**Task instructions**
Print the listing below in its entirety, character for character.

**Extracted data**
.....
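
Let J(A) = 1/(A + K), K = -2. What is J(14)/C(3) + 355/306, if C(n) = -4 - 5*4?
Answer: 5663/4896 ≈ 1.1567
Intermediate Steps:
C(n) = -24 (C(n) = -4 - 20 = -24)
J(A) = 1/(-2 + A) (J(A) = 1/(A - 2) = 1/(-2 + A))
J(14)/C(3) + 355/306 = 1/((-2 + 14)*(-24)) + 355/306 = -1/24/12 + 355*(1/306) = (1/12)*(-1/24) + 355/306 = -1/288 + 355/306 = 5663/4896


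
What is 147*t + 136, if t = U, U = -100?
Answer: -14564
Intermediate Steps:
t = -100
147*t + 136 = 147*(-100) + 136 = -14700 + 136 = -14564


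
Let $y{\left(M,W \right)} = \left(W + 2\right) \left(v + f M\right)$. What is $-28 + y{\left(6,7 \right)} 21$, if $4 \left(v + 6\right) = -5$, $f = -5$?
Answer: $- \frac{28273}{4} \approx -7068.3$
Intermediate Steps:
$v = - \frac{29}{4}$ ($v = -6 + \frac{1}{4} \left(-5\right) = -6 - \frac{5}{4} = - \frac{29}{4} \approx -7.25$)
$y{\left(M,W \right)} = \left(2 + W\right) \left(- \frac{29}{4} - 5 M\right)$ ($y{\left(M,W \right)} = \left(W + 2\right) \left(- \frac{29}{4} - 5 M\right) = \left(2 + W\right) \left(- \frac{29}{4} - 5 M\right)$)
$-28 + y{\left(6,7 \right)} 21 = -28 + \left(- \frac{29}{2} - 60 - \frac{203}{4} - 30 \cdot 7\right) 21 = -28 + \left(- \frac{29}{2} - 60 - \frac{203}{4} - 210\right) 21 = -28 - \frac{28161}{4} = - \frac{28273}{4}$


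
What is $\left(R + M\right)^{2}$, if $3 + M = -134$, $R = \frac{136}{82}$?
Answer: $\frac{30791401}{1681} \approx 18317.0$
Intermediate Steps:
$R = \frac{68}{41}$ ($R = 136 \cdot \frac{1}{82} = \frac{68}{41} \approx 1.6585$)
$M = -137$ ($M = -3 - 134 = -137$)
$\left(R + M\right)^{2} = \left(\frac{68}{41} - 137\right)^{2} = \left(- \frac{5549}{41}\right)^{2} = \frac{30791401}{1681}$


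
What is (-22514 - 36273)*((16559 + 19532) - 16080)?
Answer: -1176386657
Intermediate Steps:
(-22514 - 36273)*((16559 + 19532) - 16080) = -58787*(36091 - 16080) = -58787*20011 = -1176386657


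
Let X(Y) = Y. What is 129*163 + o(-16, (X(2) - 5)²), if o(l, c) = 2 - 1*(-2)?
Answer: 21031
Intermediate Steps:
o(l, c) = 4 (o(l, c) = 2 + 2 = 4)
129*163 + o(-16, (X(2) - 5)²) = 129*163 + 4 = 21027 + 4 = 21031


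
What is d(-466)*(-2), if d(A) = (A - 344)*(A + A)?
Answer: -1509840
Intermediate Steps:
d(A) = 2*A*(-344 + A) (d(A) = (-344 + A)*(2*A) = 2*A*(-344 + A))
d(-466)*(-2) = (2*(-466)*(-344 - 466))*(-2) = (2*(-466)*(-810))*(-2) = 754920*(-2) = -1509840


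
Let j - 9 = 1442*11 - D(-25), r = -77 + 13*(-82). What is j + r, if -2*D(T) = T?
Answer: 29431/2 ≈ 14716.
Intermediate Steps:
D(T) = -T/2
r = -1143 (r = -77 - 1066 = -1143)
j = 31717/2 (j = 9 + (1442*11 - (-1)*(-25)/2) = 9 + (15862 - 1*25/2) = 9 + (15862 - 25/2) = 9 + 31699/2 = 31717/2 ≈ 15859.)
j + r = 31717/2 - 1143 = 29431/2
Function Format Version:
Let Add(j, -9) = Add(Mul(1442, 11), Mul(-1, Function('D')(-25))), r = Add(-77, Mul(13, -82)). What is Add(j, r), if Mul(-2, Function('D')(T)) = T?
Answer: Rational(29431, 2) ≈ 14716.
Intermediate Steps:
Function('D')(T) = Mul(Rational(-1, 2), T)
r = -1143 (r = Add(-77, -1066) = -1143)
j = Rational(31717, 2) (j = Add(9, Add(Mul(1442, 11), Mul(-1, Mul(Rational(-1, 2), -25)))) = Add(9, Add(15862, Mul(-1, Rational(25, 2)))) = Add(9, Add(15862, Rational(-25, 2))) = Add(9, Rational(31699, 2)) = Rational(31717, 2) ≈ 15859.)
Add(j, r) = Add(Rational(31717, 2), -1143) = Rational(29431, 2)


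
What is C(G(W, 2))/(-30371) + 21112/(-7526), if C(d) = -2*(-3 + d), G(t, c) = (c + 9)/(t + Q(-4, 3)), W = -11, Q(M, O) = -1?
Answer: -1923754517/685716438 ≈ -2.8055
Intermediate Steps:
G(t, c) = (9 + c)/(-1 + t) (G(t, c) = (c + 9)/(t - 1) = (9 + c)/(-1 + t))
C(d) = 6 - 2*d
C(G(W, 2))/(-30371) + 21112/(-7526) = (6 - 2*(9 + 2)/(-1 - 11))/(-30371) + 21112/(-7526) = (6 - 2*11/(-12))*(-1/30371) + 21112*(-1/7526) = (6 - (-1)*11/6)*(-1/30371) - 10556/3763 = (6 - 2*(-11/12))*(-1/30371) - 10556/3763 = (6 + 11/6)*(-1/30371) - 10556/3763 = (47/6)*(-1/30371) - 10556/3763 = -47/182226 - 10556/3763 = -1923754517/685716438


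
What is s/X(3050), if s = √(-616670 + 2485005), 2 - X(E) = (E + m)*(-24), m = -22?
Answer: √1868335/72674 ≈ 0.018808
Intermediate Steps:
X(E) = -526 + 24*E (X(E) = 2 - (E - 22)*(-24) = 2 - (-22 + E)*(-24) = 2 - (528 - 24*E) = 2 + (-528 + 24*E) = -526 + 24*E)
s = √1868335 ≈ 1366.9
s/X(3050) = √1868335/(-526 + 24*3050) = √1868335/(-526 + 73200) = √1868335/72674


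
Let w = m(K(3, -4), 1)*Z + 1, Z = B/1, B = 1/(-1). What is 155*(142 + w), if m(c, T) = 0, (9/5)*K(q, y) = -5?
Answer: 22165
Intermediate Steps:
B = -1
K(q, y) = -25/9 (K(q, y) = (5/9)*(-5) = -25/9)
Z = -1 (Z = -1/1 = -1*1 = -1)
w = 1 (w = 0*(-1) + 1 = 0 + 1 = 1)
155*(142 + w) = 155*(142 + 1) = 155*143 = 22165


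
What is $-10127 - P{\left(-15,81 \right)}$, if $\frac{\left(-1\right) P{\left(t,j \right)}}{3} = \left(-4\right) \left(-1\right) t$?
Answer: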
.....
**Answer section**
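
Let J(A) = 1/(A + K), K = -2. What is J(14)/C(3) + 355/306, if C(n) = -4 - 5*4?
Answer: 5663/4896 ≈ 1.1567
Intermediate Steps:
C(n) = -24 (C(n) = -4 - 20 = -24)
J(A) = 1/(-2 + A) (J(A) = 1/(A - 2) = 1/(-2 + A))
J(14)/C(3) + 355/306 = 1/((-2 + 14)*(-24)) + 355/306 = -1/24/12 + 355*(1/306) = (1/12)*(-1/24) + 355/306 = -1/288 + 355/306 = 5663/4896


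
What is 147*t + 136, if t = U, U = -100?
Answer: -14564
Intermediate Steps:
t = -100
147*t + 136 = 147*(-100) + 136 = -14700 + 136 = -14564


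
Let $y{\left(M,W \right)} = \left(W + 2\right) \left(v + f M\right)$. What is $-28 + y{\left(6,7 \right)} 21$, if $4 \left(v + 6\right) = -5$, $f = -5$?
Answer: $- \frac{28273}{4} \approx -7068.3$
Intermediate Steps:
$v = - \frac{29}{4}$ ($v = -6 + \frac{1}{4} \left(-5\right) = -6 - \frac{5}{4} = - \frac{29}{4} \approx -7.25$)
$y{\left(M,W \right)} = \left(2 + W\right) \left(- \frac{29}{4} - 5 M\right)$ ($y{\left(M,W \right)} = \left(W + 2\right) \left(- \frac{29}{4} - 5 M\right) = \left(2 + W\right) \left(- \frac{29}{4} - 5 M\right)$)
$-28 + y{\left(6,7 \right)} 21 = -28 + \left(- \frac{29}{2} - 60 - \frac{203}{4} - 30 \cdot 7\right) 21 = -28 + \left(- \frac{29}{2} - 60 - \frac{203}{4} - 210\right) 21 = -28 - \frac{28161}{4} = - \frac{28273}{4}$


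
What is $\left(R + M\right)^{2}$, if $3 + M = -134$, $R = \frac{136}{82}$?
Answer: $\frac{30791401}{1681} \approx 18317.0$
Intermediate Steps:
$R = \frac{68}{41}$ ($R = 136 \cdot \frac{1}{82} = \frac{68}{41} \approx 1.6585$)
$M = -137$ ($M = -3 - 134 = -137$)
$\left(R + M\right)^{2} = \left(\frac{68}{41} - 137\right)^{2} = \left(- \frac{5549}{41}\right)^{2} = \frac{30791401}{1681}$


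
What is (-22514 - 36273)*((16559 + 19532) - 16080)?
Answer: -1176386657
Intermediate Steps:
(-22514 - 36273)*((16559 + 19532) - 16080) = -58787*(36091 - 16080) = -58787*20011 = -1176386657


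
Let X(Y) = Y. What is 129*163 + o(-16, (X(2) - 5)²), if o(l, c) = 2 - 1*(-2)?
Answer: 21031
Intermediate Steps:
o(l, c) = 4 (o(l, c) = 2 + 2 = 4)
129*163 + o(-16, (X(2) - 5)²) = 129*163 + 4 = 21027 + 4 = 21031


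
What is d(-466)*(-2), if d(A) = (A - 344)*(A + A)?
Answer: -1509840
Intermediate Steps:
d(A) = 2*A*(-344 + A) (d(A) = (-344 + A)*(2*A) = 2*A*(-344 + A))
d(-466)*(-2) = (2*(-466)*(-344 - 466))*(-2) = (2*(-466)*(-810))*(-2) = 754920*(-2) = -1509840


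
Let j - 9 = 1442*11 - D(-25), r = -77 + 13*(-82). What is j + r, if -2*D(T) = T?
Answer: 29431/2 ≈ 14716.
Intermediate Steps:
D(T) = -T/2
r = -1143 (r = -77 - 1066 = -1143)
j = 31717/2 (j = 9 + (1442*11 - (-1)*(-25)/2) = 9 + (15862 - 1*25/2) = 9 + (15862 - 25/2) = 9 + 31699/2 = 31717/2 ≈ 15859.)
j + r = 31717/2 - 1143 = 29431/2
Function Format Version:
Let Add(j, -9) = Add(Mul(1442, 11), Mul(-1, Function('D')(-25))), r = Add(-77, Mul(13, -82)). What is Add(j, r), if Mul(-2, Function('D')(T)) = T?
Answer: Rational(29431, 2) ≈ 14716.
Intermediate Steps:
Function('D')(T) = Mul(Rational(-1, 2), T)
r = -1143 (r = Add(-77, -1066) = -1143)
j = Rational(31717, 2) (j = Add(9, Add(Mul(1442, 11), Mul(-1, Mul(Rational(-1, 2), -25)))) = Add(9, Add(15862, Mul(-1, Rational(25, 2)))) = Add(9, Add(15862, Rational(-25, 2))) = Add(9, Rational(31699, 2)) = Rational(31717, 2) ≈ 15859.)
Add(j, r) = Add(Rational(31717, 2), -1143) = Rational(29431, 2)


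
What is C(G(W, 2))/(-30371) + 21112/(-7526), if C(d) = -2*(-3 + d), G(t, c) = (c + 9)/(t + Q(-4, 3)), W = -11, Q(M, O) = -1?
Answer: -1923754517/685716438 ≈ -2.8055
Intermediate Steps:
G(t, c) = (9 + c)/(-1 + t) (G(t, c) = (c + 9)/(t - 1) = (9 + c)/(-1 + t))
C(d) = 6 - 2*d
C(G(W, 2))/(-30371) + 21112/(-7526) = (6 - 2*(9 + 2)/(-1 - 11))/(-30371) + 21112/(-7526) = (6 - 2*11/(-12))*(-1/30371) + 21112*(-1/7526) = (6 - (-1)*11/6)*(-1/30371) - 10556/3763 = (6 - 2*(-11/12))*(-1/30371) - 10556/3763 = (6 + 11/6)*(-1/30371) - 10556/3763 = (47/6)*(-1/30371) - 10556/3763 = -47/182226 - 10556/3763 = -1923754517/685716438


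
What is s/X(3050), if s = √(-616670 + 2485005), 2 - X(E) = (E + m)*(-24), m = -22?
Answer: √1868335/72674 ≈ 0.018808
Intermediate Steps:
X(E) = -526 + 24*E (X(E) = 2 - (E - 22)*(-24) = 2 - (-22 + E)*(-24) = 2 - (528 - 24*E) = 2 + (-528 + 24*E) = -526 + 24*E)
s = √1868335 ≈ 1366.9
s/X(3050) = √1868335/(-526 + 24*3050) = √1868335/(-526 + 73200) = √1868335/72674


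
Let w = m(K(3, -4), 1)*Z + 1, Z = B/1, B = 1/(-1). What is 155*(142 + w), if m(c, T) = 0, (9/5)*K(q, y) = -5?
Answer: 22165
Intermediate Steps:
B = -1
K(q, y) = -25/9 (K(q, y) = (5/9)*(-5) = -25/9)
Z = -1 (Z = -1/1 = -1*1 = -1)
w = 1 (w = 0*(-1) + 1 = 0 + 1 = 1)
155*(142 + w) = 155*(142 + 1) = 155*143 = 22165


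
What is $-10127 - P{\left(-15,81 \right)}$, if $\frac{\left(-1\right) P{\left(t,j \right)}}{3} = \left(-4\right) \left(-1\right) t$?
Answer: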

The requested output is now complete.